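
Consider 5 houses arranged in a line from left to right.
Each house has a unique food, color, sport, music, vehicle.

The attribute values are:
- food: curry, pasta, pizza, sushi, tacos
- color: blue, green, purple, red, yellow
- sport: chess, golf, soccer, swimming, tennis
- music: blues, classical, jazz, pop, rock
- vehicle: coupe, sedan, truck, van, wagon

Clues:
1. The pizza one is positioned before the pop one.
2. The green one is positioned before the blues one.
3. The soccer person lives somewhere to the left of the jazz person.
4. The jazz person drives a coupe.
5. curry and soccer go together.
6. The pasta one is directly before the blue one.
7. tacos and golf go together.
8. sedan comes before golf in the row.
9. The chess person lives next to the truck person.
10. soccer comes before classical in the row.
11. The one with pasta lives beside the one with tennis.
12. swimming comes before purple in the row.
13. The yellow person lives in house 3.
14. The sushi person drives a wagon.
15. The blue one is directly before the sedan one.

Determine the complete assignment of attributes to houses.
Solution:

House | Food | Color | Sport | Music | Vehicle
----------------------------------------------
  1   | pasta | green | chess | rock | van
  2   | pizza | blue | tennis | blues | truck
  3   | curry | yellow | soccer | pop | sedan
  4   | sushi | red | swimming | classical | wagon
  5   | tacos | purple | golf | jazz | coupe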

Task to carry out: Print every line of the records above without a single difference.

The answer:
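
Consider 5 houses arranged in a line from left to right.
Each house has a unique food, color, sport, music, vehicle.

The attribute values are:
- food: curry, pasta, pizza, sushi, tacos
- color: blue, green, purple, red, yellow
- sport: chess, golf, soccer, swimming, tennis
- music: blues, classical, jazz, pop, rock
- vehicle: coupe, sedan, truck, van, wagon

Clues:
1. The pizza one is positioned before the pop one.
2. The green one is positioned before the blues one.
3. The soccer person lives somewhere to the left of the jazz person.
4. The jazz person drives a coupe.
5. curry and soccer go together.
6. The pasta one is directly before the blue one.
7. tacos and golf go together.
8. sedan comes before golf in the row.
9. The chess person lives next to the truck person.
10. soccer comes before classical in the row.
11. The one with pasta lives beside the one with tennis.
12. swimming comes before purple in the row.
13. The yellow person lives in house 3.
14. The sushi person drives a wagon.
15. The blue one is directly before the sedan one.

Determine the complete assignment of attributes to houses.
Solution:

House | Food | Color | Sport | Music | Vehicle
----------------------------------------------
  1   | pasta | green | chess | rock | van
  2   | pizza | blue | tennis | blues | truck
  3   | curry | yellow | soccer | pop | sedan
  4   | sushi | red | swimming | classical | wagon
  5   | tacos | purple | golf | jazz | coupe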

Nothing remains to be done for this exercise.